* RECORD EXTRACTS *
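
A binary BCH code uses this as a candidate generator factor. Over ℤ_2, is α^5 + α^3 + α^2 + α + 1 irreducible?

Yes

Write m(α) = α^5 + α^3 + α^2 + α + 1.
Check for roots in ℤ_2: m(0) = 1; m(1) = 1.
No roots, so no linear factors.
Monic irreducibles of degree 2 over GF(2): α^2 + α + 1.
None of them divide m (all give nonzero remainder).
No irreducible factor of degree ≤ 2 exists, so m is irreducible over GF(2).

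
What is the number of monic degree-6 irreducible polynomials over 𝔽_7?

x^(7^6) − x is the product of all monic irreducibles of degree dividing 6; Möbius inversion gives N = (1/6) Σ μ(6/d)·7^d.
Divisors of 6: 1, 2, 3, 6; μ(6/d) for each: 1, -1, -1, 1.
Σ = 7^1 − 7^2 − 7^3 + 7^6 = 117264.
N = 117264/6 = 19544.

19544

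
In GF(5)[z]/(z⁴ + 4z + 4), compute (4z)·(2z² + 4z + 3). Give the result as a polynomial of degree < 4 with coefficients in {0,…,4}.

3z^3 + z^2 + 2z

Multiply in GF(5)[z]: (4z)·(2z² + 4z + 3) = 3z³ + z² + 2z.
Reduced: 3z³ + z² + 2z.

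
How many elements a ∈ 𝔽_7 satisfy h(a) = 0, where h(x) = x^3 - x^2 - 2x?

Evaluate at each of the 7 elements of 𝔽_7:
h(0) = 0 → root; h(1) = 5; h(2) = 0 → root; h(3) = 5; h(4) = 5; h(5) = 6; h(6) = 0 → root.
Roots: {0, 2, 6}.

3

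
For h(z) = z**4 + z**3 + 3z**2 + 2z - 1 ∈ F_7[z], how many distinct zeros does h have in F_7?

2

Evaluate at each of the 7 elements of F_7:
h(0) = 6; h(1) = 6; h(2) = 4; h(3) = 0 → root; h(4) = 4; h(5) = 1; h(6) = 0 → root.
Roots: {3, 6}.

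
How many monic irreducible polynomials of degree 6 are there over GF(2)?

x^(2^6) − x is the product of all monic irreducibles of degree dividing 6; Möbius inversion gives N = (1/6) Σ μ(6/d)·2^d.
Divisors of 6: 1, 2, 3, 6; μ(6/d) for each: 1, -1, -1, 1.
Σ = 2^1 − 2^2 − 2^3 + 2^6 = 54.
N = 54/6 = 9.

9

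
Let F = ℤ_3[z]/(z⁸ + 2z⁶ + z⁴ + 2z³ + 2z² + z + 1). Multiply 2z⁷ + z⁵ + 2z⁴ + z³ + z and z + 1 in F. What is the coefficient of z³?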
--
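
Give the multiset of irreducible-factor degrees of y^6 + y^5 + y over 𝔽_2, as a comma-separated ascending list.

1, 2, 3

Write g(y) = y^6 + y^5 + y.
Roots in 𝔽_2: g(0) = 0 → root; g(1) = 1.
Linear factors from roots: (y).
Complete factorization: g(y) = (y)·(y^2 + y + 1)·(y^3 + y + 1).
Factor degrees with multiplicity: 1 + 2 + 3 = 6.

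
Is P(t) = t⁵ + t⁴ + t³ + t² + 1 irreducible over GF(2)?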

* WHAT IS REQUIRED *
For the material above, reproduce exactly the lines from the line with "What is the number" to the line with "Let F = ℤ_3[z]/(z⁸", inclusive, and exclude all others.

* TASK OUTPUT *
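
What is the number of monic degree-6 irreducible polynomials over 𝔽_7?

x^(7^6) − x is the product of all monic irreducibles of degree dividing 6; Möbius inversion gives N = (1/6) Σ μ(6/d)·7^d.
Divisors of 6: 1, 2, 3, 6; μ(6/d) for each: 1, -1, -1, 1.
Σ = 7^1 − 7^2 − 7^3 + 7^6 = 117264.
N = 117264/6 = 19544.

19544

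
In GF(5)[z]/(z⁴ + 4z + 4), compute (4z)·(2z² + 4z + 3). Give the result as a polynomial of degree < 4 with coefficients in {0,…,4}.

3z^3 + z^2 + 2z

Multiply in GF(5)[z]: (4z)·(2z² + 4z + 3) = 3z³ + z² + 2z.
Reduced: 3z³ + z² + 2z.

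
How many elements a ∈ 𝔽_7 satisfy h(a) = 0, where h(x) = x^3 - x^2 - 2x?

Evaluate at each of the 7 elements of 𝔽_7:
h(0) = 0 → root; h(1) = 5; h(2) = 0 → root; h(3) = 5; h(4) = 5; h(5) = 6; h(6) = 0 → root.
Roots: {0, 2, 6}.

3

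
For h(z) = z**4 + z**3 + 3z**2 + 2z - 1 ∈ F_7[z], how many distinct zeros does h have in F_7?

2

Evaluate at each of the 7 elements of F_7:
h(0) = 6; h(1) = 6; h(2) = 4; h(3) = 0 → root; h(4) = 4; h(5) = 1; h(6) = 0 → root.
Roots: {3, 6}.

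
How many monic irreducible polynomials of degree 6 are there over GF(2)?

x^(2^6) − x is the product of all monic irreducibles of degree dividing 6; Möbius inversion gives N = (1/6) Σ μ(6/d)·2^d.
Divisors of 6: 1, 2, 3, 6; μ(6/d) for each: 1, -1, -1, 1.
Σ = 2^1 − 2^2 − 2^3 + 2^6 = 54.
N = 54/6 = 9.

9

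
Let F = ℤ_3[z]/(z⁸ + 2z⁶ + z⁴ + 2z³ + 2z² + z + 1). Multiply 2z⁷ + z⁵ + 2z⁴ + z³ + z and z + 1 in F. What is the coefficient of z³?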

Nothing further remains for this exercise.